Nothing in the listing may be skipped; repeat it all exactly.

■ ■ ■

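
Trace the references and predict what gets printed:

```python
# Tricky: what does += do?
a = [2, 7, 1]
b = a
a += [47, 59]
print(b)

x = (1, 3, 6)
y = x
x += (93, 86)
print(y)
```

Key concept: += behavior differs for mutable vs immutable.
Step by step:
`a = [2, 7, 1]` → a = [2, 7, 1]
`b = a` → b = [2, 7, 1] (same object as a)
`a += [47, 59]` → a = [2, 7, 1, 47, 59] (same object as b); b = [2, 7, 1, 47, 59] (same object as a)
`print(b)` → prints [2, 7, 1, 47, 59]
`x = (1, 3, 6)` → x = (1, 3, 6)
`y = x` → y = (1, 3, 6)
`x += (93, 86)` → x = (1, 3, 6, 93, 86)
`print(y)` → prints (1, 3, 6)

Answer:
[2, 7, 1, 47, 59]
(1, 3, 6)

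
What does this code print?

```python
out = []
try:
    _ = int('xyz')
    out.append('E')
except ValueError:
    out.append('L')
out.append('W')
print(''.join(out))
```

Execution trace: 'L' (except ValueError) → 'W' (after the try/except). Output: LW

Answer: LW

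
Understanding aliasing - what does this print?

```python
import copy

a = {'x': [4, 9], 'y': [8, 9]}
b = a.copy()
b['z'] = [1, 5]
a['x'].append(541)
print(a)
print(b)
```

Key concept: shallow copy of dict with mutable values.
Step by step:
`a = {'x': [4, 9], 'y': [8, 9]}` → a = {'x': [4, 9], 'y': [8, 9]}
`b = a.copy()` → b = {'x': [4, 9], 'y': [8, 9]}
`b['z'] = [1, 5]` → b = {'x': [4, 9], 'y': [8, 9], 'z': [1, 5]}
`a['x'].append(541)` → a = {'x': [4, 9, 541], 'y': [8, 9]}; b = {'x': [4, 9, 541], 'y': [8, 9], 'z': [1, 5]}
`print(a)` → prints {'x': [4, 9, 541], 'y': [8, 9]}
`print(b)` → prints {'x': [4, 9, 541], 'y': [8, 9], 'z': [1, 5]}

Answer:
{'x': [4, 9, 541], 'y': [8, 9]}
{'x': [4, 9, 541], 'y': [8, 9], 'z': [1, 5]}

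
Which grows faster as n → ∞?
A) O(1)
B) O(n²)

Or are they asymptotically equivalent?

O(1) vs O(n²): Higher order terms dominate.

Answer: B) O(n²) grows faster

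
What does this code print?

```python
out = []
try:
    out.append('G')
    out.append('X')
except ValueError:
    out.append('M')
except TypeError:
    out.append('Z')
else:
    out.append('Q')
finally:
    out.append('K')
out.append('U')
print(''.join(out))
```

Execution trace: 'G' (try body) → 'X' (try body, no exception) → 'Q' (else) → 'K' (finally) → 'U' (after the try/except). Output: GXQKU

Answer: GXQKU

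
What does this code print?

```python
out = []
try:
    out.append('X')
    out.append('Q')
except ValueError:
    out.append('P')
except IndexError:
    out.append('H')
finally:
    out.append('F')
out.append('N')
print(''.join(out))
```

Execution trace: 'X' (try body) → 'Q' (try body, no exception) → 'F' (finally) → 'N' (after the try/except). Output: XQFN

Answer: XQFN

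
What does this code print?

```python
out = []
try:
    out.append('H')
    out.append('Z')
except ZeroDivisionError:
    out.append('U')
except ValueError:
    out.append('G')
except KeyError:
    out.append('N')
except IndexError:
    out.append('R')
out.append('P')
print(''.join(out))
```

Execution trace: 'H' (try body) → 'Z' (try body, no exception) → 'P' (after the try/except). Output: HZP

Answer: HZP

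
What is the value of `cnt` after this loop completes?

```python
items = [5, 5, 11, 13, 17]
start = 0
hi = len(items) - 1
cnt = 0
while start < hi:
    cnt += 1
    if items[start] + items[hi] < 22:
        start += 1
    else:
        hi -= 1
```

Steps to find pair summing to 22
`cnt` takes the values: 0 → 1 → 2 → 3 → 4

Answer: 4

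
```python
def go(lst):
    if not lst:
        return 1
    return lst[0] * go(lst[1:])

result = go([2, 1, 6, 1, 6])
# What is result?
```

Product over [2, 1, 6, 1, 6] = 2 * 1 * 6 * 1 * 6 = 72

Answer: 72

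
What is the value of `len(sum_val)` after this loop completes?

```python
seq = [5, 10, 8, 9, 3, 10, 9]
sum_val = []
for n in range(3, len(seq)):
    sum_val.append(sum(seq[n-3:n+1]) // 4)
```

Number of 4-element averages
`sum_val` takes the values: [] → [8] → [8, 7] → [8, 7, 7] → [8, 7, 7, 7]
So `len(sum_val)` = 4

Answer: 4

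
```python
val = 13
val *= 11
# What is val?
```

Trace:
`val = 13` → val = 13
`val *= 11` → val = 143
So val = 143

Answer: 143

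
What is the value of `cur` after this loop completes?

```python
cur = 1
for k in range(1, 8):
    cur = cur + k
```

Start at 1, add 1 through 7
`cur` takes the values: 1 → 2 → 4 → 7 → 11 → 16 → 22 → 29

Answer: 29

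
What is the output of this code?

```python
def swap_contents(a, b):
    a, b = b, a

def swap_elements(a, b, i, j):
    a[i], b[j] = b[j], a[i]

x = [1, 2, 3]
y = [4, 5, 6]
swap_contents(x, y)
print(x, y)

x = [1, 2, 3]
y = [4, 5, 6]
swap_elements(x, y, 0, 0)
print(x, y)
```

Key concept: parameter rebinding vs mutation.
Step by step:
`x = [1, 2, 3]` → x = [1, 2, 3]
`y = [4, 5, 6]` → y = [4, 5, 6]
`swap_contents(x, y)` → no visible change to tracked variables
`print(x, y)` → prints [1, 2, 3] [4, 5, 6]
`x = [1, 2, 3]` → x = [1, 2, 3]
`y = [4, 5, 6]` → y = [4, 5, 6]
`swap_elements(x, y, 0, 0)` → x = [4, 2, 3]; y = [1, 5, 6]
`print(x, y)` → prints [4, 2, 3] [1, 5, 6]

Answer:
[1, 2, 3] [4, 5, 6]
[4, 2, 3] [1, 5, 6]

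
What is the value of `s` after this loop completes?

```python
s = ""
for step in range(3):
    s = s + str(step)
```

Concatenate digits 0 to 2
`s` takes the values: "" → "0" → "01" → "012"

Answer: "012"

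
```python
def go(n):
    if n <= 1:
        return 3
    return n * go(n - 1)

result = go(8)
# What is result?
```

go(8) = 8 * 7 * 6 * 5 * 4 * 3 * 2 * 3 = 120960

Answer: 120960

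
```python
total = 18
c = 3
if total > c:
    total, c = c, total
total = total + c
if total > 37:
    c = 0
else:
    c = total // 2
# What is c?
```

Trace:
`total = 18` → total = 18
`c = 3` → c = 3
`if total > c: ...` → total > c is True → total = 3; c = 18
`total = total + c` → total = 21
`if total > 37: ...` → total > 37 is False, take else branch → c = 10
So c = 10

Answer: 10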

■ ■ ■

● **OUTPUT OF THE EXERCISE**
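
Trace the references and predict what gets printed:

```python
# Tricky: what does += do?
a = [2, 7, 1]
b = a
a += [47, 59]
print(b)

x = (1, 3, 6)
y = x
x += (93, 86)
print(y)
```

Key concept: += behavior differs for mutable vs immutable.
Step by step:
`a = [2, 7, 1]` → a = [2, 7, 1]
`b = a` → b = [2, 7, 1] (same object as a)
`a += [47, 59]` → a = [2, 7, 1, 47, 59] (same object as b); b = [2, 7, 1, 47, 59] (same object as a)
`print(b)` → prints [2, 7, 1, 47, 59]
`x = (1, 3, 6)` → x = (1, 3, 6)
`y = x` → y = (1, 3, 6)
`x += (93, 86)` → x = (1, 3, 6, 93, 86)
`print(y)` → prints (1, 3, 6)

Answer:
[2, 7, 1, 47, 59]
(1, 3, 6)

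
What does this code print?

```python
out = []
try:
    _ = int('xyz')
    out.append('E')
except ValueError:
    out.append('L')
out.append('W')
print(''.join(out))
```

Execution trace: 'L' (except ValueError) → 'W' (after the try/except). Output: LW

Answer: LW

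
Understanding aliasing - what does this print?

```python
import copy

a = {'x': [4, 9], 'y': [8, 9]}
b = a.copy()
b['z'] = [1, 5]
a['x'].append(541)
print(a)
print(b)
```

Key concept: shallow copy of dict with mutable values.
Step by step:
`a = {'x': [4, 9], 'y': [8, 9]}` → a = {'x': [4, 9], 'y': [8, 9]}
`b = a.copy()` → b = {'x': [4, 9], 'y': [8, 9]}
`b['z'] = [1, 5]` → b = {'x': [4, 9], 'y': [8, 9], 'z': [1, 5]}
`a['x'].append(541)` → a = {'x': [4, 9, 541], 'y': [8, 9]}; b = {'x': [4, 9, 541], 'y': [8, 9], 'z': [1, 5]}
`print(a)` → prints {'x': [4, 9, 541], 'y': [8, 9]}
`print(b)` → prints {'x': [4, 9, 541], 'y': [8, 9], 'z': [1, 5]}

Answer:
{'x': [4, 9, 541], 'y': [8, 9]}
{'x': [4, 9, 541], 'y': [8, 9], 'z': [1, 5]}

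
Which grows faster as n → ∞?
A) O(1)
B) O(n²)

Or are they asymptotically equivalent?

O(1) vs O(n²): Higher order terms dominate.

Answer: B) O(n²) grows faster

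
What does this code print?

```python
out = []
try:
    out.append('G')
    out.append('X')
except ValueError:
    out.append('M')
except TypeError:
    out.append('Z')
else:
    out.append('Q')
finally:
    out.append('K')
out.append('U')
print(''.join(out))
```

Execution trace: 'G' (try body) → 'X' (try body, no exception) → 'Q' (else) → 'K' (finally) → 'U' (after the try/except). Output: GXQKU

Answer: GXQKU

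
What does this code print?

```python
out = []
try:
    out.append('X')
    out.append('Q')
except ValueError:
    out.append('P')
except IndexError:
    out.append('H')
finally:
    out.append('F')
out.append('N')
print(''.join(out))
```

Execution trace: 'X' (try body) → 'Q' (try body, no exception) → 'F' (finally) → 'N' (after the try/except). Output: XQFN

Answer: XQFN

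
What does this code print?

```python
out = []
try:
    out.append('H')
    out.append('Z')
except ZeroDivisionError:
    out.append('U')
except ValueError:
    out.append('G')
except KeyError:
    out.append('N')
except IndexError:
    out.append('R')
out.append('P')
print(''.join(out))
```

Execution trace: 'H' (try body) → 'Z' (try body, no exception) → 'P' (after the try/except). Output: HZP

Answer: HZP

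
What is the value of `cnt` after this loop completes?

```python
items = [5, 5, 11, 13, 17]
start = 0
hi = len(items) - 1
cnt = 0
while start < hi:
    cnt += 1
    if items[start] + items[hi] < 22:
        start += 1
    else:
        hi -= 1
```

Steps to find pair summing to 22
`cnt` takes the values: 0 → 1 → 2 → 3 → 4

Answer: 4

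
```python
def go(lst):
    if not lst:
        return 1
    return lst[0] * go(lst[1:])

result = go([2, 1, 6, 1, 6])
# What is result?
```

Product over [2, 1, 6, 1, 6] = 2 * 1 * 6 * 1 * 6 = 72

Answer: 72

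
What is the value of `len(sum_val)` after this loop completes?

```python
seq = [5, 10, 8, 9, 3, 10, 9]
sum_val = []
for n in range(3, len(seq)):
    sum_val.append(sum(seq[n-3:n+1]) // 4)
```

Number of 4-element averages
`sum_val` takes the values: [] → [8] → [8, 7] → [8, 7, 7] → [8, 7, 7, 7]
So `len(sum_val)` = 4

Answer: 4

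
```python
val = 13
val *= 11
# What is val?
```

Trace:
`val = 13` → val = 13
`val *= 11` → val = 143
So val = 143

Answer: 143

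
What is the value of `cur` after this loop completes?

```python
cur = 1
for k in range(1, 8):
    cur = cur + k
```

Start at 1, add 1 through 7
`cur` takes the values: 1 → 2 → 4 → 7 → 11 → 16 → 22 → 29

Answer: 29

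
What is the output of this code?

```python
def swap_contents(a, b):
    a, b = b, a

def swap_elements(a, b, i, j):
    a[i], b[j] = b[j], a[i]

x = [1, 2, 3]
y = [4, 5, 6]
swap_contents(x, y)
print(x, y)

x = [1, 2, 3]
y = [4, 5, 6]
swap_elements(x, y, 0, 0)
print(x, y)
```

Key concept: parameter rebinding vs mutation.
Step by step:
`x = [1, 2, 3]` → x = [1, 2, 3]
`y = [4, 5, 6]` → y = [4, 5, 6]
`swap_contents(x, y)` → no visible change to tracked variables
`print(x, y)` → prints [1, 2, 3] [4, 5, 6]
`x = [1, 2, 3]` → x = [1, 2, 3]
`y = [4, 5, 6]` → y = [4, 5, 6]
`swap_elements(x, y, 0, 0)` → x = [4, 2, 3]; y = [1, 5, 6]
`print(x, y)` → prints [4, 2, 3] [1, 5, 6]

Answer:
[1, 2, 3] [4, 5, 6]
[4, 2, 3] [1, 5, 6]

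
What is the value of `s` after this loop completes?

```python
s = ""
for step in range(3):
    s = s + str(step)
```

Concatenate digits 0 to 2
`s` takes the values: "" → "0" → "01" → "012"

Answer: "012"

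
```python
def go(n):
    if n <= 1:
        return 3
    return n * go(n - 1)

result = go(8)
# What is result?
```

go(8) = 8 * 7 * 6 * 5 * 4 * 3 * 2 * 3 = 120960

Answer: 120960

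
```python
total = 18
c = 3
if total > c:
    total, c = c, total
total = total + c
if total > 37:
    c = 0
else:
    c = total // 2
# What is c?
```

Trace:
`total = 18` → total = 18
`c = 3` → c = 3
`if total > c: ...` → total > c is True → total = 3; c = 18
`total = total + c` → total = 21
`if total > 37: ...` → total > 37 is False, take else branch → c = 10
So c = 10

Answer: 10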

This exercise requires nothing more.